◆ Exercise ◆
Would you write out the entries below, every one of them, exactly?

*** Material for the task ***

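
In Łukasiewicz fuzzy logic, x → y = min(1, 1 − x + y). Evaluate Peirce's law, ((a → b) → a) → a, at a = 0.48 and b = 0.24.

a → b = min(1, 1 − 0.48 + 0.24) = min(1, 0.76) = 0.76
(a → b) → a = min(1, 1 − 0.76 + 0.48) = min(1, 0.72) = 0.72
((a → b) → a) → a = min(1, 1 − 0.72 + 0.48) = min(1, 0.76) = 0.76
(The value 0.76 < 1 shows this instance is not satisfied; not a Ł∞-tautology in general.)

0.76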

*** End of Material for the task ***

◆ Exercise answer ◆
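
In Łukasiewicz fuzzy logic, x → y = min(1, 1 − x + y). Evaluate Peirce's law, ((a → b) → a) → a, at a = 0.48 and b = 0.24.

a → b = min(1, 1 − 0.48 + 0.24) = min(1, 0.76) = 0.76
(a → b) → a = min(1, 1 − 0.76 + 0.48) = min(1, 0.72) = 0.72
((a → b) → a) → a = min(1, 1 − 0.72 + 0.48) = min(1, 0.76) = 0.76
(The value 0.76 < 1 shows this instance is not satisfied; not a Ł∞-tautology in general.)

0.76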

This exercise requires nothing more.